# Problem statement:
Copy each line of the entries beneath that contains the word "inputs".

::: Records supplied :::

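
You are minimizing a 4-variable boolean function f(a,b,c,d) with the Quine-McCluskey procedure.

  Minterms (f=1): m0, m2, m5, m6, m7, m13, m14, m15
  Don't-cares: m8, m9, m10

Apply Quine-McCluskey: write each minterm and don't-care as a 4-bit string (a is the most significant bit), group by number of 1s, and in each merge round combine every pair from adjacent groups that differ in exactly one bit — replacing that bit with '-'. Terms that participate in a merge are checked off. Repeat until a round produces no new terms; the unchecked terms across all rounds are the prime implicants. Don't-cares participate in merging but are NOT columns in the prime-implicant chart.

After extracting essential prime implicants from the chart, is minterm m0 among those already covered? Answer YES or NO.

[col 0] 0000*, 0010*, 0101*, 0110*, 0111*, 1000*, 1001*, 1010*, 1101*, 1110*, 1111*
[col 1] -000*, -010*, -101*, -110*, -111*, 0-10*, 00-0*, 01-1*, 011-*, 1-01, 1-10*, 10-0*, 100-, 11-1*, 111-*
[col 2] --10, -0-0, -1-1, -11-
Prime implicants: --10, -0-0, -1-1, -11-, 1-01, 100-
PI chart (minterm → PIs covering it):
  0 | -0-0  (sole → essential)
  2 | --10,-0-0
  5 | -1-1  (sole → essential)
  6 | --10,-11-
  7 | -1-1,-11-
  13 | -1-1,1-01
  14 | --10,-11-
  15 | -1-1,-11-
Essential prime implicants: -0-0, -1-1

YES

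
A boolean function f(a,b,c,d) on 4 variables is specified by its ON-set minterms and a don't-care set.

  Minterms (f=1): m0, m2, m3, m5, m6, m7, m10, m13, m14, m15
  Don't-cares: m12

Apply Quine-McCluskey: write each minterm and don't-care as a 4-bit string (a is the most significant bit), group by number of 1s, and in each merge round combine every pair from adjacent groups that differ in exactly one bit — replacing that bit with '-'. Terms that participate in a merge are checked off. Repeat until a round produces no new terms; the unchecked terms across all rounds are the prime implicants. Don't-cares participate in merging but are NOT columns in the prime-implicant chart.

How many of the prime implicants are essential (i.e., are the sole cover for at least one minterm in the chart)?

4

size-2^0 implicants → 0000(✓)  0010(✓)  0011(✓)  0101(✓)  0110(✓)  0111(✓)  1010(✓)  1100(✓)  1101(✓)  1110(✓)  1111(✓)
size-2^1 implicants → -010(✓)  -101(✓)  -110(✓)  -111(✓)  0-10(✓)  0-11(✓)  00-0  001-(✓)  01-1(✓)  011-(✓)  1-10(✓)  11-0(✓)  11-1(✓)  110-(✓)  111-(✓)
size-2^2 implicants → --10  -1-1  -11-  0-1-  11--
Unchecked terms (primes): --10, -1-1, -11-, 0-1-, 00-0, 11--
Minterm coverage:
  m0 ⊆ 00-0 [E]
  m2 ⊆ --10,0-1-,00-0
  m3 ⊆ 0-1- [E]
  m5 ⊆ -1-1 [E]
  m6 ⊆ --10,-11-,0-1-
  m7 ⊆ -1-1,-11-,0-1-
  m10 ⊆ --10 [E]
  m13 ⊆ -1-1,11--
  m14 ⊆ --10,-11-,11--
  m15 ⊆ -1-1,-11-,11--
E = {--10, -1-1, 0-1-, 00-0}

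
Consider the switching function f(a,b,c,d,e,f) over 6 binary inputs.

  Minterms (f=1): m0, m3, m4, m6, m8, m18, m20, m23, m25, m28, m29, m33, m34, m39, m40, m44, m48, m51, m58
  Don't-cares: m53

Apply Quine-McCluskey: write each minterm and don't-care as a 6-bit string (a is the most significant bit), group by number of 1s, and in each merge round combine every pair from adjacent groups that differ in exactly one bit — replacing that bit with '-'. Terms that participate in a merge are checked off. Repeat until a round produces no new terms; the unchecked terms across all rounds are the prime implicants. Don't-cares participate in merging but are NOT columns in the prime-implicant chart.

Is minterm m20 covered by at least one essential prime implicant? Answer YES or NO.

NO

[col 0] 000000*, 000011, 000100*, 000110*, 001000*, 010010, 010100*, 010111, 011001*, 011100*, 011101*, 100001, 100010, 100111, 101000*, 101100*, 110000, 110011, 110101, 111010
[col 1] -01000, 0-0100, 00-000, 000-00, 0001-0, 01-100, 011-01, 01110-, 101-00
Prime implicants: -01000, 0-0100, 00-000, 000-00, 000011, 0001-0, 01-100, 010010, 010111, 011-01, 01110-, 100001, 100010, 100111, 101-00, 110000, 110011, 110101, 111010
PI chart (minterm → PIs covering it):
  0 | 00-000,000-00
  3 | 000011  (sole → essential)
  4 | 0-0100,000-00,0001-0
  6 | 0001-0  (sole → essential)
  8 | -01000,00-000
  18 | 010010  (sole → essential)
  20 | 0-0100,01-100
  23 | 010111  (sole → essential)
  25 | 011-01  (sole → essential)
  28 | 01-100,01110-
  29 | 011-01,01110-
  33 | 100001  (sole → essential)
  34 | 100010  (sole → essential)
  39 | 100111  (sole → essential)
  40 | -01000,101-00
  44 | 101-00  (sole → essential)
  48 | 110000  (sole → essential)
  51 | 110011  (sole → essential)
  58 | 111010  (sole → essential)
Essential prime implicants: 000011, 0001-0, 010010, 010111, 011-01, 100001, 100010, 100111, 101-00, 110000, 110011, 111010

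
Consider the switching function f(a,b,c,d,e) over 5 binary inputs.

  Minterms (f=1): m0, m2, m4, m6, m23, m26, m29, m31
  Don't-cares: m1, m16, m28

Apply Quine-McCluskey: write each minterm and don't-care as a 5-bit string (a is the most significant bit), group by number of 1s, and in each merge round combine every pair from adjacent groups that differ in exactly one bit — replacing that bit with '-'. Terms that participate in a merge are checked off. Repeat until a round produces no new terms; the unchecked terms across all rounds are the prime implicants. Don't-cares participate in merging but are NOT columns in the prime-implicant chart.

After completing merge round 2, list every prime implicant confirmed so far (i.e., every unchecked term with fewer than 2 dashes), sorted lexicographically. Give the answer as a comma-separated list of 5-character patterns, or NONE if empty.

Round 0: 00000✓ 00001✓ 00010✓ 00100✓ 00110✓ 10000✓ 10111✓ 11010 11100✓ 11101✓ 11111✓
Round 1: -0000 00-00✓ 00-10✓ 000-0✓ 0000- 001-0✓ 1-111 111-1 1110-
Round 2: 00--0
PIs = {-0000, 00--0, 0000-, 1-111, 11010, 111-1, 1110-}

-0000, 0000-, 1-111, 11010, 111-1, 1110-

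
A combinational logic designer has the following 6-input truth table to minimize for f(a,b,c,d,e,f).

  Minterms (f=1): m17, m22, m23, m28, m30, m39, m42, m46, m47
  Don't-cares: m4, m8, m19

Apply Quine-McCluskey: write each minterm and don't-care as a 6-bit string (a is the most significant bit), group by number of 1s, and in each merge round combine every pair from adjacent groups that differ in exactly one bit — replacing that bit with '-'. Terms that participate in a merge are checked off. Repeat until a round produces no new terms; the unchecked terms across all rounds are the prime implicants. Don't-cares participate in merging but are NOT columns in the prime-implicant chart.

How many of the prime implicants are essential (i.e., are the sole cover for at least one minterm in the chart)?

Round 0: 000100 001000 010001✓ 010011✓ 010110✓ 010111✓ 011100✓ 011110✓ 100111✓ 101010✓ 101110✓ 101111✓
Round 1: 01-110 010-11 0100-1 01011- 0111-0 10-111 101-10 10111-
PIs = {000100, 001000, 01-110, 010-11, 0100-1, 01011-, 0111-0, 10-111, 101-10, 10111-}
Coverage chart:
  m17: 0100-1 ←essential
  m22: 01-110,01011-
  m23: 010-11,01011-
  m28: 0111-0 ←essential
  m30: 01-110,0111-0
  m39: 10-111 ←essential
  m42: 101-10 ←essential
  m46: 101-10,10111-
  m47: 10-111,10111-
Essential: 0100-1, 0111-0, 10-111, 101-10

4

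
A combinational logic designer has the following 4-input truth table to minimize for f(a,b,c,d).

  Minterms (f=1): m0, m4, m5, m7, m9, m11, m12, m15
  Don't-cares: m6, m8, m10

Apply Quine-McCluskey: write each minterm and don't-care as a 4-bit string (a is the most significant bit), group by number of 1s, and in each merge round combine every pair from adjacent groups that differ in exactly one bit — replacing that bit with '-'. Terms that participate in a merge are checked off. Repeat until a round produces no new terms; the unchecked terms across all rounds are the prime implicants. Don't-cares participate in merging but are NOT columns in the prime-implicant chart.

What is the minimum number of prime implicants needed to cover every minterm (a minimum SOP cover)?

4

[col 0] 0000*, 0100*, 0101*, 0110*, 0111*, 1000*, 1001*, 1010*, 1011*, 1100*, 1111*
[col 1] -000*, -100*, -111, 0-00*, 01-0*, 01-1*, 010-*, 011-*, 1-00*, 1-11, 10-0*, 10-1*, 100-*, 101-*
[col 2] --00, 01--, 10--
Prime implicants: --00, -111, 01--, 1-11, 10--
PI chart (minterm → PIs covering it):
  0 | --00  (sole → essential)
  4 | --00,01--
  5 | 01--  (sole → essential)
  7 | -111,01--
  9 | 10--  (sole → essential)
  11 | 1-11,10--
  12 | --00  (sole → essential)
  15 | -111,1-11
Essential prime implicants: --00, 01--, 10--
Petrick residual → -111
Minimum SOP uses 4 PIs: c'd' + bcd + a'b + ab'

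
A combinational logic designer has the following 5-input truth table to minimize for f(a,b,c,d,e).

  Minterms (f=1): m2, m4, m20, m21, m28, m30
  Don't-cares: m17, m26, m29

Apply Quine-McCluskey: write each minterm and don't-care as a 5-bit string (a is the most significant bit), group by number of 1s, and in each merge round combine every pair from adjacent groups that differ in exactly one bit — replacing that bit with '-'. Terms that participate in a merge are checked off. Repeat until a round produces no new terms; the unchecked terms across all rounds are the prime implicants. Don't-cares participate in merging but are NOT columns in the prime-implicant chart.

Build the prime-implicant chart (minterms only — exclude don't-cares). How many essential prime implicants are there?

2

size-2^0 implicants → 00010  00100(✓)  10001(✓)  10100(✓)  10101(✓)  11010(✓)  11100(✓)  11101(✓)  11110(✓)
size-2^1 implicants → -0100  1-100(✓)  1-101(✓)  10-01  1010-(✓)  11-10  111-0  1110-(✓)
size-2^2 implicants → 1-10-
Unchecked terms (primes): -0100, 00010, 1-10-, 10-01, 11-10, 111-0
Minterm coverage:
  m2 ⊆ 00010 [E]
  m4 ⊆ -0100 [E]
  m20 ⊆ -0100,1-10-
  m21 ⊆ 1-10-,10-01
  m28 ⊆ 1-10-,111-0
  m30 ⊆ 11-10,111-0
E = {-0100, 00010}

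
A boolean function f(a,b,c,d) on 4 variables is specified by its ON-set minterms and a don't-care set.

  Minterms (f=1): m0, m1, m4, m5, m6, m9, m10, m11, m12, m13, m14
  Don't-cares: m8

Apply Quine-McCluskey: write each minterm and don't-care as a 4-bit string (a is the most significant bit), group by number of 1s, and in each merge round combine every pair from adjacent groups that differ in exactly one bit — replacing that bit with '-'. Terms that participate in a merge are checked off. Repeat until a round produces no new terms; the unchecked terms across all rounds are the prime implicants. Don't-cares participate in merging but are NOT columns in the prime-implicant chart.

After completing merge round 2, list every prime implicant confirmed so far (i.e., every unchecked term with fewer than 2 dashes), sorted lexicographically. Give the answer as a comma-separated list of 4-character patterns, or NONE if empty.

NONE

size-2^0 implicants → 0000(✓)  0001(✓)  0100(✓)  0101(✓)  0110(✓)  1000(✓)  1001(✓)  1010(✓)  1011(✓)  1100(✓)  1101(✓)  1110(✓)
size-2^1 implicants → -000(✓)  -001(✓)  -100(✓)  -101(✓)  -110(✓)  0-00(✓)  0-01(✓)  000-(✓)  01-0(✓)  010-(✓)  1-00(✓)  1-01(✓)  1-10(✓)  10-0(✓)  10-1(✓)  100-(✓)  101-(✓)  11-0(✓)  110-(✓)
size-2^2 implicants → --00(✓)  --01(✓)  -00-(✓)  -1-0  -10-(✓)  0-0-(✓)  1--0  1-0-(✓)  10--
size-2^3 implicants → --0-
Unchecked terms (primes): --0-, -1-0, 1--0, 10--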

:::

# Expected answer:
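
Consider the switching function f(a,b,c,d,e,f) over 6 binary inputs.
Consider the switching function f(a,b,c,d,e) over 5 binary inputs.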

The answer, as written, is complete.